### EXERCISE DETAILS
In the lines below, the string "frac" may appear; say how many lines hold it and give nothing more.

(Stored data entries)
== == ==
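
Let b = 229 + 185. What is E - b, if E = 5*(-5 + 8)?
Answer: -399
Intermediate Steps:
b = 414
E = 15 (E = 5*3 = 15)
E - b = 15 - 1*414 = 15 - 414 = -399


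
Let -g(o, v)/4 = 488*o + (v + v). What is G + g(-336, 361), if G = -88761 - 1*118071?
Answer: 446152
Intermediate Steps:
g(o, v) = -1952*o - 8*v (g(o, v) = -4*(488*o + (v + v)) = -4*(488*o + 2*v) = -4*(2*v + 488*o) = -1952*o - 8*v)
G = -206832 (G = -88761 - 118071 = -206832)
G + g(-336, 361) = -206832 + (-1952*(-336) - 8*361) = -206832 + (655872 - 2888) = -206832 + 652984 = 446152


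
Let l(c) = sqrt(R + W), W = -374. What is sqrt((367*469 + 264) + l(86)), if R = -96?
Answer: sqrt(172387 + I*sqrt(470)) ≈ 415.2 + 0.026*I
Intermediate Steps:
l(c) = I*sqrt(470) (l(c) = sqrt(-96 - 374) = sqrt(-470) = I*sqrt(470))
sqrt((367*469 + 264) + l(86)) = sqrt((367*469 + 264) + I*sqrt(470)) = sqrt((172123 + 264) + I*sqrt(470)) = sqrt(172387 + I*sqrt(470))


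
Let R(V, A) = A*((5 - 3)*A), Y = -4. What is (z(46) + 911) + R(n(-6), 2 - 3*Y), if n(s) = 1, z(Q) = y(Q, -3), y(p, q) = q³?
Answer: 1276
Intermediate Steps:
z(Q) = -27 (z(Q) = (-3)³ = -27)
R(V, A) = 2*A² (R(V, A) = A*(2*A) = 2*A²)
(z(46) + 911) + R(n(-6), 2 - 3*Y) = (-27 + 911) + 2*(2 - 3*(-4))² = 884 + 2*(2 + 12)² = 884 + 2*14² = 884 + 2*196 = 884 + 392 = 1276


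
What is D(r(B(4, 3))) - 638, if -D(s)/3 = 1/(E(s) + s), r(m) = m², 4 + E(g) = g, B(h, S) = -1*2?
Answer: -2555/4 ≈ -638.75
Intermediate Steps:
B(h, S) = -2
E(g) = -4 + g
D(s) = -3/(-4 + 2*s) (D(s) = -3/((-4 + s) + s) = -3/(-4 + 2*s))
D(r(B(4, 3))) - 638 = -3/(-4 + 2*(-2)²) - 638 = -3/(-4 + 2*4) - 638 = -3/(-4 + 8) - 638 = -3/4 - 638 = -3*¼ - 638 = -¾ - 638 = -2555/4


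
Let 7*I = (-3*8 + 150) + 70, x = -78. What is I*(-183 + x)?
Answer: -7308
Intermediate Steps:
I = 28 (I = ((-3*8 + 150) + 70)/7 = ((-24 + 150) + 70)/7 = (126 + 70)/7 = (1/7)*196 = 28)
I*(-183 + x) = 28*(-183 - 78) = 28*(-261) = -7308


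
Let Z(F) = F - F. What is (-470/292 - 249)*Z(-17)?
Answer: 0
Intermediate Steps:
Z(F) = 0
(-470/292 - 249)*Z(-17) = (-470/292 - 249)*0 = (-470*1/292 - 249)*0 = (-235/146 - 249)*0 = -36589/146*0 = 0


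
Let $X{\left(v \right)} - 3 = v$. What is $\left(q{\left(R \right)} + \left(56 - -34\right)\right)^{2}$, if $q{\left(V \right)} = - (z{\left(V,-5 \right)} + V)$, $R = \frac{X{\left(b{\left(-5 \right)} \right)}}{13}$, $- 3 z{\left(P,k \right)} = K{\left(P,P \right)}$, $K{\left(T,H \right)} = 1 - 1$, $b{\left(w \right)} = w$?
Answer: $\frac{1373584}{169} \approx 8127.7$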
== == ==
### TASK RESULT
2